Repeat exactly, and only, the lines below starting at the line that contains "- D: eats C" and ending at the line that contains "A researcher maps a simplified", inclusive of both.

Saved data entries
----

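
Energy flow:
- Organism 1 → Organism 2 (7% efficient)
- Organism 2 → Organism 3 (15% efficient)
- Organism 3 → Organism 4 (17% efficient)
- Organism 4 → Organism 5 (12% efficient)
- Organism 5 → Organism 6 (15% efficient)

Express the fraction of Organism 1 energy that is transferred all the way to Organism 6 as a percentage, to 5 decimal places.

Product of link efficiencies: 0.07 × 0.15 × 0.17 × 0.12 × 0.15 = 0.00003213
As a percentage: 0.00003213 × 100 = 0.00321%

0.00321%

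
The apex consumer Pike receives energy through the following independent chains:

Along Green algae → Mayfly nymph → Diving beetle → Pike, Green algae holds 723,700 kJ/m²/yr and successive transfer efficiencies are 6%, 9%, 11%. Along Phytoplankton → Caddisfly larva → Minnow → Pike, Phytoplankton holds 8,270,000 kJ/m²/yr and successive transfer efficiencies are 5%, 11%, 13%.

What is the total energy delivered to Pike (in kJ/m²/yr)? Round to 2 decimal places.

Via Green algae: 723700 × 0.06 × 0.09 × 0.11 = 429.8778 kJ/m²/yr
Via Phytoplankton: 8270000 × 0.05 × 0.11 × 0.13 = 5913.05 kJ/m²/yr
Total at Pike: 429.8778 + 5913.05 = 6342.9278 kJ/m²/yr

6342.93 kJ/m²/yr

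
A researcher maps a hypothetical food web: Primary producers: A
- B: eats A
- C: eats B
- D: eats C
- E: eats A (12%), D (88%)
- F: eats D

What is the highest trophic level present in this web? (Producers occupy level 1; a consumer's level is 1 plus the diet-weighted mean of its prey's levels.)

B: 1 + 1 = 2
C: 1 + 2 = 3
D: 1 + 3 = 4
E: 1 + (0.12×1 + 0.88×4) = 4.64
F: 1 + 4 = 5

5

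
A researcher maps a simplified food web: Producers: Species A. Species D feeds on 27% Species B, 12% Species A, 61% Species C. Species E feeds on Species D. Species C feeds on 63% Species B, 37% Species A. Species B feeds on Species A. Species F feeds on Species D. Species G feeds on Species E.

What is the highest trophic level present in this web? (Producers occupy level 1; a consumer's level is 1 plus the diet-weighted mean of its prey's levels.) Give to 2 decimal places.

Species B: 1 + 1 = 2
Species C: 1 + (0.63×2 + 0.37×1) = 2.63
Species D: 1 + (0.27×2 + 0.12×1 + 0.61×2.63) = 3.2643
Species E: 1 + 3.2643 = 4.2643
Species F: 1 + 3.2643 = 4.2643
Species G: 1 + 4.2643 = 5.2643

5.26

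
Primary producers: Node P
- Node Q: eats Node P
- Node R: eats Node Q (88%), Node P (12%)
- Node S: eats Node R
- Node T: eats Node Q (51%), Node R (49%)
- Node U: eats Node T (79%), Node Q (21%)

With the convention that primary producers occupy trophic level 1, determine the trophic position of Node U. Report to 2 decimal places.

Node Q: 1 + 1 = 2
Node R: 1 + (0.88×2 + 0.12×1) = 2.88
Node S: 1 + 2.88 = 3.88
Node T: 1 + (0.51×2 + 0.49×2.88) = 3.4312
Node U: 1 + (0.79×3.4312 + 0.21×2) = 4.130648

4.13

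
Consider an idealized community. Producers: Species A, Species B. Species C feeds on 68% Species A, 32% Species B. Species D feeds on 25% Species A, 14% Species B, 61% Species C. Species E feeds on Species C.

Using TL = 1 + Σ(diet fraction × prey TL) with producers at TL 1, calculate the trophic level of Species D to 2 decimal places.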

----

* **Output of the task**:
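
- D: eats C
- E: eats A (12%), D (88%)
- F: eats D

What is the highest trophic level present in this web? (Producers occupy level 1; a consumer's level is 1 plus the diet-weighted mean of its prey's levels.)

B: 1 + 1 = 2
C: 1 + 2 = 3
D: 1 + 3 = 4
E: 1 + (0.12×1 + 0.88×4) = 4.64
F: 1 + 4 = 5

5

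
A researcher maps a simplified food web: Producers: Species A. Species D feeds on 27% Species B, 12% Species A, 61% Species C. Species E feeds on Species D. Species C feeds on 63% Species B, 37% Species A. Species B feeds on Species A. Species F feeds on Species D. Species G feeds on Species E.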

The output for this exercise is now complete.